*Required work:*
A complete answer lists every line of the entries below where the string "satisfying" appears.

==== Entries shown ====

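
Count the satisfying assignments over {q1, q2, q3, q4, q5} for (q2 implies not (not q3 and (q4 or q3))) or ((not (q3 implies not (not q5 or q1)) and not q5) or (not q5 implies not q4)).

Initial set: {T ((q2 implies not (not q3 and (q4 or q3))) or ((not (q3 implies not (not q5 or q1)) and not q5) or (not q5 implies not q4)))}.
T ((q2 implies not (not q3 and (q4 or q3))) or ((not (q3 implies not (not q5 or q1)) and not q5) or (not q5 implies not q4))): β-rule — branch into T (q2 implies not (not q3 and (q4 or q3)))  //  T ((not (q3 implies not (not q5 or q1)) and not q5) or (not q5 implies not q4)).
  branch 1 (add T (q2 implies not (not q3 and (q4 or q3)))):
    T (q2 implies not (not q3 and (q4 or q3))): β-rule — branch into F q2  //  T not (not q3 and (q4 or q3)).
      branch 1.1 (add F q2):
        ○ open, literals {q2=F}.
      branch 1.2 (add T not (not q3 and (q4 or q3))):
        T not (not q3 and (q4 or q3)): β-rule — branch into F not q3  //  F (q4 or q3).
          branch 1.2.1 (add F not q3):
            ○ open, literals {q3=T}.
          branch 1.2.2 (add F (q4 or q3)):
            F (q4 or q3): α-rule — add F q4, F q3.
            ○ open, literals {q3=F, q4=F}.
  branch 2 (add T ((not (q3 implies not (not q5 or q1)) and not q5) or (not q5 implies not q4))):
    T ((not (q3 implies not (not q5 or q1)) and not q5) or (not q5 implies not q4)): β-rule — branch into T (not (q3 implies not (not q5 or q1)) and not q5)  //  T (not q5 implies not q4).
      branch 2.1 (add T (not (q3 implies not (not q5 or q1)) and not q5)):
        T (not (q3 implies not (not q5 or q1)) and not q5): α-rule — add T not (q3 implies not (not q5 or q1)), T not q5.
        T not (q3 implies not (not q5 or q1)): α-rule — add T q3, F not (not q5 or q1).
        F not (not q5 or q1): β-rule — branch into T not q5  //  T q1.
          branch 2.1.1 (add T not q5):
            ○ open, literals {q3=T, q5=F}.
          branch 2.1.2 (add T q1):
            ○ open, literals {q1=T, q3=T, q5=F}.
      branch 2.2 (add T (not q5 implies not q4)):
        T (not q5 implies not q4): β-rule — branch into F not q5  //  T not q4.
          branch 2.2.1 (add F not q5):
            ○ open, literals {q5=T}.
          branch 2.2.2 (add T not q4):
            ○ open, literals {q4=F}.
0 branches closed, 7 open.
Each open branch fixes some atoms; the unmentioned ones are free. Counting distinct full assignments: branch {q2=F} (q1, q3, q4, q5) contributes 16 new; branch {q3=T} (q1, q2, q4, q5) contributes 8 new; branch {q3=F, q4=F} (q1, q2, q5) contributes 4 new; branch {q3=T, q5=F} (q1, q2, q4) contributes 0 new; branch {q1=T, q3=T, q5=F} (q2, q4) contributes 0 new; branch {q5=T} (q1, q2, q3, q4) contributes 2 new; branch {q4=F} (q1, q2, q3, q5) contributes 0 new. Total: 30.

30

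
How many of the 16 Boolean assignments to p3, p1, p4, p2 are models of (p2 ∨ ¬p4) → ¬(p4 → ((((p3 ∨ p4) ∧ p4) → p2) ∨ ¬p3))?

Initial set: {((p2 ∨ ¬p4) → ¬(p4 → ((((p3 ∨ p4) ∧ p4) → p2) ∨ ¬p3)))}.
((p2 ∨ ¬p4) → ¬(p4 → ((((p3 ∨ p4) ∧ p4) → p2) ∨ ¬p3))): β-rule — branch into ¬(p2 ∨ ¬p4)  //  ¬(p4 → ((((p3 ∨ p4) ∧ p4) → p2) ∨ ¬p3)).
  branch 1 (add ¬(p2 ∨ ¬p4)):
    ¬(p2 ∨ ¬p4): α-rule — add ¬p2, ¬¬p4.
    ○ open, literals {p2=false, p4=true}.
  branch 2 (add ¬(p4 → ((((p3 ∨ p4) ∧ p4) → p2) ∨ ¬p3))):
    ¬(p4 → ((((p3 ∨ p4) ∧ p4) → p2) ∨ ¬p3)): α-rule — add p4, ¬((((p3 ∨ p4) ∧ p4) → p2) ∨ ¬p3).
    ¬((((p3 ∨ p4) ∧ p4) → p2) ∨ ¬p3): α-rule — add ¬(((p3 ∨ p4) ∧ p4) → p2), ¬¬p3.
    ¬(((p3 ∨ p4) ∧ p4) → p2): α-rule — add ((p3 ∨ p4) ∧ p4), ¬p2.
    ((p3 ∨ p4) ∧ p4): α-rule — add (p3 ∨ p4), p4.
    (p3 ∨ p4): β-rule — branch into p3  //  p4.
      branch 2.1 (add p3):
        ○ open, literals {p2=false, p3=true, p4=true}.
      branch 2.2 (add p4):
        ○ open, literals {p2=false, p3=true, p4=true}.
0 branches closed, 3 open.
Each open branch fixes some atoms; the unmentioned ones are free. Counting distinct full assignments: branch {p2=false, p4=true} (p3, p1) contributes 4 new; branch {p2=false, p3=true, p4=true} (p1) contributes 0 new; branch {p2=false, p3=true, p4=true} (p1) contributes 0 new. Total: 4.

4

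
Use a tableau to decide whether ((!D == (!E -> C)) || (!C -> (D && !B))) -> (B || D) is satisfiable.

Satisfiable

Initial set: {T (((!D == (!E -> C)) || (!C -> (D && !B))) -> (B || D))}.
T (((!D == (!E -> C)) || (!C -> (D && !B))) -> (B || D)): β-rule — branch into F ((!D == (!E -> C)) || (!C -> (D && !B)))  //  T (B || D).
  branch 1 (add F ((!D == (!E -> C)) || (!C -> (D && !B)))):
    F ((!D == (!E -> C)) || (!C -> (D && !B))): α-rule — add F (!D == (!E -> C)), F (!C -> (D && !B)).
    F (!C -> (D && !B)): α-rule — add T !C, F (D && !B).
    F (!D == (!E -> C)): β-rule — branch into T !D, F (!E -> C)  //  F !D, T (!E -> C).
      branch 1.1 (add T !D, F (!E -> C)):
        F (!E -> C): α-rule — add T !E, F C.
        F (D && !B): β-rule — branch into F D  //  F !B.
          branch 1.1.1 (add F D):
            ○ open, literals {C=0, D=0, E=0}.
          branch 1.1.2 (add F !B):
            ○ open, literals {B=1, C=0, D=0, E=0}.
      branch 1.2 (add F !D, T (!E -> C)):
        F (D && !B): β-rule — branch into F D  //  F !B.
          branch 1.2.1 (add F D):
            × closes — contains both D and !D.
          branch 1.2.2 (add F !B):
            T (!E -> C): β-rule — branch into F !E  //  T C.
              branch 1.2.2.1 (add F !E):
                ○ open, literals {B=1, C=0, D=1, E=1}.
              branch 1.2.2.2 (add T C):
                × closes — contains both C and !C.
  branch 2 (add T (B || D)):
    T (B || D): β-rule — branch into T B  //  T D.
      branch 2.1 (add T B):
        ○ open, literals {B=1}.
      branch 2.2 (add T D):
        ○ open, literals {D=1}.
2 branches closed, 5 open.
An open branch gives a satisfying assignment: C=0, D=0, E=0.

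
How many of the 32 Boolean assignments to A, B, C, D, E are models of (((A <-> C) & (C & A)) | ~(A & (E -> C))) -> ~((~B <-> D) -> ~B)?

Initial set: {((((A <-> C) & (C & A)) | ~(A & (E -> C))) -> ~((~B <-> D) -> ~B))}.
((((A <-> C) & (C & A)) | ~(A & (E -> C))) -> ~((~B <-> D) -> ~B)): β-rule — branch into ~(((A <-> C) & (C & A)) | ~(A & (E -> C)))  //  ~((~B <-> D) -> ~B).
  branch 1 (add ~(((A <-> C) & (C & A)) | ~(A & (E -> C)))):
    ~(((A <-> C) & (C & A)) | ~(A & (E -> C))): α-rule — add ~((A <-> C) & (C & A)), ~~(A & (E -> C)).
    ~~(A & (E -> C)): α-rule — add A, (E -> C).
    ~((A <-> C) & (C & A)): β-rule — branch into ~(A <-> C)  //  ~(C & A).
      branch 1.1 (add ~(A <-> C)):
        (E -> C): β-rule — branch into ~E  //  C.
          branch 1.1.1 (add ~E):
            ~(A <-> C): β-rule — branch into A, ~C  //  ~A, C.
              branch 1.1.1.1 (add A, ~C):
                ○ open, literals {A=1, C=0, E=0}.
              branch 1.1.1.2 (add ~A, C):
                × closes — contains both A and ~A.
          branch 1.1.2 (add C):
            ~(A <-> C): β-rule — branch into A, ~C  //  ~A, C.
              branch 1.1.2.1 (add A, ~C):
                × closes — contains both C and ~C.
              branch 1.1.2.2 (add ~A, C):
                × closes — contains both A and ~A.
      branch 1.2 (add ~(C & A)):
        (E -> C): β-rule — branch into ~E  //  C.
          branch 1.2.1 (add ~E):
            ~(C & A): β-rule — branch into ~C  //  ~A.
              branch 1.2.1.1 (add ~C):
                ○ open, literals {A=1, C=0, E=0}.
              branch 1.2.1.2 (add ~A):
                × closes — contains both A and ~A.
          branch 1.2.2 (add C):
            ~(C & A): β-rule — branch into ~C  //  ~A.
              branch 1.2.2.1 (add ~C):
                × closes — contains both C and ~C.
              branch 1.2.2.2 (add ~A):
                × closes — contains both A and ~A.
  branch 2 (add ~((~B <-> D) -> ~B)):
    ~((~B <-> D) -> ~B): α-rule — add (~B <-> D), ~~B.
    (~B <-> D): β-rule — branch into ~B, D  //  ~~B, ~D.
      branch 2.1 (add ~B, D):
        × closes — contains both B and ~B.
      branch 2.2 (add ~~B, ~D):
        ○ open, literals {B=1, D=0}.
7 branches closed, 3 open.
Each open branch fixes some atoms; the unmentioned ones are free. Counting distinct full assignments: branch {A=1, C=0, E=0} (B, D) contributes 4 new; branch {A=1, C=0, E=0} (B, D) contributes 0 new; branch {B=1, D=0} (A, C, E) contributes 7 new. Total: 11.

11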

====

*Solution for this problem:*
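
Count the satisfying assignments over {q1, q2, q3, q4, q5} for (q2 implies not (not q3 and (q4 or q3))) or ((not (q3 implies not (not q5 or q1)) and not q5) or (not q5 implies not q4)).
An open branch gives a satisfying assignment: C=0, D=0, E=0.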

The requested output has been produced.